TASK DATA:
::::
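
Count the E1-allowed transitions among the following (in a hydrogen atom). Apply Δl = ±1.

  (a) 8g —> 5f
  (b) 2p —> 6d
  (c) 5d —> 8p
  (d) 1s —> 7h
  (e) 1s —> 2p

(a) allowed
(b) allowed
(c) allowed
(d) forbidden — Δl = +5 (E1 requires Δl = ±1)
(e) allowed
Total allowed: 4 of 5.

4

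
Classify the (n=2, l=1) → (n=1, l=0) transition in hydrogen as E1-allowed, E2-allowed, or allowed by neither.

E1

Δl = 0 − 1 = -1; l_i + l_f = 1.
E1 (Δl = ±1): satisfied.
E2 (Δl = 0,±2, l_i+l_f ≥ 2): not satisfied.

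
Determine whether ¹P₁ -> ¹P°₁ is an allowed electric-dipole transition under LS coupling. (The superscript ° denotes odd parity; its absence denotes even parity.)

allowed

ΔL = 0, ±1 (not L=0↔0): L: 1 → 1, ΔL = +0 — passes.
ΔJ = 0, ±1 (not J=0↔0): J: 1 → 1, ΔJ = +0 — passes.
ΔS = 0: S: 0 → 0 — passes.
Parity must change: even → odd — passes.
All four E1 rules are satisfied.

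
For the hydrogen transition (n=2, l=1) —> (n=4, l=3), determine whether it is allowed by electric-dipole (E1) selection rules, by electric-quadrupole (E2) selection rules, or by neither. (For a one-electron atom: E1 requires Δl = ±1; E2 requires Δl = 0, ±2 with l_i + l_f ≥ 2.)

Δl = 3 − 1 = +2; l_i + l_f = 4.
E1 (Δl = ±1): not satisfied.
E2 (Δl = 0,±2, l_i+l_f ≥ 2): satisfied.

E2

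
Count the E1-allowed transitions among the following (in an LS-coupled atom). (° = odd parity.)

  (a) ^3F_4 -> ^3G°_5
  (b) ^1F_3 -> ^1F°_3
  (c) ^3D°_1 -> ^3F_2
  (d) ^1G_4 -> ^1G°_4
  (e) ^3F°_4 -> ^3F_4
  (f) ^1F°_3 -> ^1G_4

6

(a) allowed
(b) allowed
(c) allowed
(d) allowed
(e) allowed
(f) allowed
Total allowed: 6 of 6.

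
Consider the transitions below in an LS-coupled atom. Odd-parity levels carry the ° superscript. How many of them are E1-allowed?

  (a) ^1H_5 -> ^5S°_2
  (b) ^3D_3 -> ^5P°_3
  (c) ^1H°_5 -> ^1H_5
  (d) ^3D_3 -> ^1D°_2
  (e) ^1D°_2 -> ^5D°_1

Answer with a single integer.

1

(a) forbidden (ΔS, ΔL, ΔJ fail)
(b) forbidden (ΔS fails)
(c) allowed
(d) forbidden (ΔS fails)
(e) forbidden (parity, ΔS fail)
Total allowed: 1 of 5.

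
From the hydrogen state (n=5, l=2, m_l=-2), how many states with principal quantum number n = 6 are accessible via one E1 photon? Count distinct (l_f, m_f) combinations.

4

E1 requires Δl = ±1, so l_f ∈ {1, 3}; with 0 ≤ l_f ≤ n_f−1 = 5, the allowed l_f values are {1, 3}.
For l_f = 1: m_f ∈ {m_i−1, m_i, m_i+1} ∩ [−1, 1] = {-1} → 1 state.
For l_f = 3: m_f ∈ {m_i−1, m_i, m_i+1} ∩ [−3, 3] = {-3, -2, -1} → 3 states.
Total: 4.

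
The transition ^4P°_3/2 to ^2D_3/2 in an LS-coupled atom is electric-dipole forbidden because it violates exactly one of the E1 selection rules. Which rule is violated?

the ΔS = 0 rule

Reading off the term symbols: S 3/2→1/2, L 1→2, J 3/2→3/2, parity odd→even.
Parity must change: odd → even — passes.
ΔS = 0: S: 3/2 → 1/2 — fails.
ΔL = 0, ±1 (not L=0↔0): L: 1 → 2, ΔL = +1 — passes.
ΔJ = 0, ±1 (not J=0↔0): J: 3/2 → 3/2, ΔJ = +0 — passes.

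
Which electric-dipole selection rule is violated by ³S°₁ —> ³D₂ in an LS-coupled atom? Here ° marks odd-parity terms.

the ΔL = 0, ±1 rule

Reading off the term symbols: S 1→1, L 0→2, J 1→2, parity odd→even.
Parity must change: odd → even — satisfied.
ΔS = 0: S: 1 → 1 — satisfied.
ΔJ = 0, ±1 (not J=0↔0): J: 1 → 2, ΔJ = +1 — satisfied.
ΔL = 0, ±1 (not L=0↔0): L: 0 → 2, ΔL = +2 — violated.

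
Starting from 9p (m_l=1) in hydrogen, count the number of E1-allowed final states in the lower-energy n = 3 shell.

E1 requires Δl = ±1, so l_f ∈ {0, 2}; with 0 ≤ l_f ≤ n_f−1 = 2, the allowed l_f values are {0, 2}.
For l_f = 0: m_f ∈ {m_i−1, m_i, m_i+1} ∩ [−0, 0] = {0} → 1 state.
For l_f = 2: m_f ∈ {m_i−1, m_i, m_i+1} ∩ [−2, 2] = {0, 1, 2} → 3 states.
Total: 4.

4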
::::
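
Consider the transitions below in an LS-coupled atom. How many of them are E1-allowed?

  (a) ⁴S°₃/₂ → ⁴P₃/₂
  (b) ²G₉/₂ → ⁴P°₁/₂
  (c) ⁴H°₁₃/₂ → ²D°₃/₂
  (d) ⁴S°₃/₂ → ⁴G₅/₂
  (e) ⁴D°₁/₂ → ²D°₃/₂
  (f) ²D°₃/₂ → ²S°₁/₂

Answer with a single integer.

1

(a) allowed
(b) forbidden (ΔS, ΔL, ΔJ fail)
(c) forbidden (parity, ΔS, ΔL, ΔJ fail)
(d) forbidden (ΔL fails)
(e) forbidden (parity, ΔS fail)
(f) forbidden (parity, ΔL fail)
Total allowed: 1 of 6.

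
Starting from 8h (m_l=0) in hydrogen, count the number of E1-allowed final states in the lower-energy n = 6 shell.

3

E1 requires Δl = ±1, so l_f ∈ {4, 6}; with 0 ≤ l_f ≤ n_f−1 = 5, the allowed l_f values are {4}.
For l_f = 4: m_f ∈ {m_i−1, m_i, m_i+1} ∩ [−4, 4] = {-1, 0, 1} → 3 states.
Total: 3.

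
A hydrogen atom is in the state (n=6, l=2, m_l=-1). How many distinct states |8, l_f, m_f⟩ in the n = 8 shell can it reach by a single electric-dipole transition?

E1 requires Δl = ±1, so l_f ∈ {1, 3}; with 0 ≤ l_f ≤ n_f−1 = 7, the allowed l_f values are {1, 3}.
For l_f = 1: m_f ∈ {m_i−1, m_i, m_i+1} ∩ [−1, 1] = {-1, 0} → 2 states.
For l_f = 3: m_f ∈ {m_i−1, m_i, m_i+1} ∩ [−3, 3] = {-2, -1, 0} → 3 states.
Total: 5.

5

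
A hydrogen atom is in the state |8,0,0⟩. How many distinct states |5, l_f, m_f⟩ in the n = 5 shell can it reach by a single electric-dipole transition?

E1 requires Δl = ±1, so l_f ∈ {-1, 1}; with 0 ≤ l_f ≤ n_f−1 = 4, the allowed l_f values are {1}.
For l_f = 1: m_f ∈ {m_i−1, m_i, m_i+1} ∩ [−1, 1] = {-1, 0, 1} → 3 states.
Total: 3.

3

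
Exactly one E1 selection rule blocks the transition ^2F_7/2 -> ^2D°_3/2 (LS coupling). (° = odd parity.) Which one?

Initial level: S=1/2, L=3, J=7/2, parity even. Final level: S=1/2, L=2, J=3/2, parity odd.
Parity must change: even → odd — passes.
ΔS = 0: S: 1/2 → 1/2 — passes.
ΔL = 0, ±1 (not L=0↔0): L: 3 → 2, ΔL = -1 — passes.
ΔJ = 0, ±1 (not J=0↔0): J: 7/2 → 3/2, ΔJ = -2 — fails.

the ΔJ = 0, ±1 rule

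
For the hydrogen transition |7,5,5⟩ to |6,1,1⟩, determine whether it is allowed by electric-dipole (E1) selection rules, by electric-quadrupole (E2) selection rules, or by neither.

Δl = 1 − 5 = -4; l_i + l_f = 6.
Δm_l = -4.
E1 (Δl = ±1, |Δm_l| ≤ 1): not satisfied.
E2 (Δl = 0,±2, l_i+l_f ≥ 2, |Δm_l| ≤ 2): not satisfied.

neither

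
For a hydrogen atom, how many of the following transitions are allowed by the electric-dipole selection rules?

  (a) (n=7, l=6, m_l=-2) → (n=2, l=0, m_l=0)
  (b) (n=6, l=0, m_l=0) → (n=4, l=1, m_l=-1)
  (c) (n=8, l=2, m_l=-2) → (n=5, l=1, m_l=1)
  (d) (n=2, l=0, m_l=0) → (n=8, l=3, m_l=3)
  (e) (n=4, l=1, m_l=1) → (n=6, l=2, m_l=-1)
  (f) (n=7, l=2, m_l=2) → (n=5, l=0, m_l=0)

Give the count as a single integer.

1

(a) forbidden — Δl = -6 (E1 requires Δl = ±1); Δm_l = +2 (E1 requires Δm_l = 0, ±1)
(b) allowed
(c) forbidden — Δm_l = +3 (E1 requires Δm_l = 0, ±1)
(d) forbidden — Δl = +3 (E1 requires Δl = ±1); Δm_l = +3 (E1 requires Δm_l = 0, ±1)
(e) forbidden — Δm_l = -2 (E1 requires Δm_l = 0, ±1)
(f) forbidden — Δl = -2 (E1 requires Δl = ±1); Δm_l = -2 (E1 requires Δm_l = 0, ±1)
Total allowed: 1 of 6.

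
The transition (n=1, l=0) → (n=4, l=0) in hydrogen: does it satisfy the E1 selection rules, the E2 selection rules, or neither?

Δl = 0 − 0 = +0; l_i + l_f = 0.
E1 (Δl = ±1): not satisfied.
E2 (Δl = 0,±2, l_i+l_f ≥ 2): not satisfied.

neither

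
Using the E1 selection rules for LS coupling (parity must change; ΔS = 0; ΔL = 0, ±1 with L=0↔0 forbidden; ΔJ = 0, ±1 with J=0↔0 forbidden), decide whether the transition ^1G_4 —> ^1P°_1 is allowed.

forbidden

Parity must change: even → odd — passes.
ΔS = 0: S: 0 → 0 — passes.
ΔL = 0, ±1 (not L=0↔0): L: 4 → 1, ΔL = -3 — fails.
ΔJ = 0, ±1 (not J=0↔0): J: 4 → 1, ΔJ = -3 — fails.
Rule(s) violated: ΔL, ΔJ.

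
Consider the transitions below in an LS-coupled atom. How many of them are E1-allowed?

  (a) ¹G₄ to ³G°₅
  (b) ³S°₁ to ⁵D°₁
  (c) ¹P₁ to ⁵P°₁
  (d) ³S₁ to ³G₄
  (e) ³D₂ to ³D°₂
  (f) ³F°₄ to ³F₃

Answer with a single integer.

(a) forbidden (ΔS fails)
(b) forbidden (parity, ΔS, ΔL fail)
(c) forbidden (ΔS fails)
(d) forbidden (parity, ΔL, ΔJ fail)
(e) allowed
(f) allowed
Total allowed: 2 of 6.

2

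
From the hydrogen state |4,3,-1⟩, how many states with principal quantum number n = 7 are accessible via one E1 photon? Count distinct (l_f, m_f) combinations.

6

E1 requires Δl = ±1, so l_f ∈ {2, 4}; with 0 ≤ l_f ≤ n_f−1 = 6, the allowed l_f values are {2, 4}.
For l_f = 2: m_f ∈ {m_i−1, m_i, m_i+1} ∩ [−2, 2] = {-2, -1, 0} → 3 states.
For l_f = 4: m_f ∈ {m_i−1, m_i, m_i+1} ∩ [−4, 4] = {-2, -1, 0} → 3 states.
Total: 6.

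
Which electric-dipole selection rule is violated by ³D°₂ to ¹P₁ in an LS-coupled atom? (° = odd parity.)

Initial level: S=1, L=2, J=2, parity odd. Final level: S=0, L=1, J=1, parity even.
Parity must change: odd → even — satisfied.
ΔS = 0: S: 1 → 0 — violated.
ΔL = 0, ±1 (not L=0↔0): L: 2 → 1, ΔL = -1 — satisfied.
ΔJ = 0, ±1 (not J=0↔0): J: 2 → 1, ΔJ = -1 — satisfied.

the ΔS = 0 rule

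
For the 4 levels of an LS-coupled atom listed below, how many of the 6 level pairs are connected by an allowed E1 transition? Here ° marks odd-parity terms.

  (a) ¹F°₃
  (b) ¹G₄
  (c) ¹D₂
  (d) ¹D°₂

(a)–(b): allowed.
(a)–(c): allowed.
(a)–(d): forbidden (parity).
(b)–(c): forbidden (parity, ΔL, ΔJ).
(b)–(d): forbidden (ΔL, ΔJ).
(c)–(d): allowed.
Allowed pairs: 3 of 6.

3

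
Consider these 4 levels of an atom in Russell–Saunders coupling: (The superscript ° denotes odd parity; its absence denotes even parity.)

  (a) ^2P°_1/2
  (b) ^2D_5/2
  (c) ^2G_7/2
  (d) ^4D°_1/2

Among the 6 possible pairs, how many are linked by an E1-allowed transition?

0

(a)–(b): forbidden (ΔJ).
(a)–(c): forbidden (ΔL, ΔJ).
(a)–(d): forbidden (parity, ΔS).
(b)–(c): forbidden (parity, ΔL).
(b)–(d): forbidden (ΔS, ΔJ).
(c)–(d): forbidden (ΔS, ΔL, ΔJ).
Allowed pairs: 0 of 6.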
::::
REQUIRED WORK: Wherever the string "levels" occurs in the records, copy the line it is in.

WORKED SOLUTION:
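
Consider the transitions below in an LS-coupled atom. Odd-parity levels carry the ° superscript. How many of them are E1-allowed?
For the 4 levels of an LS-coupled atom listed below, how many of the 6 level pairs are connected by an allowed E1 transition? Here ° marks odd-parity terms.
Consider these 4 levels of an atom in Russell–Saunders coupling: (The superscript ° denotes odd parity; its absence denotes even parity.)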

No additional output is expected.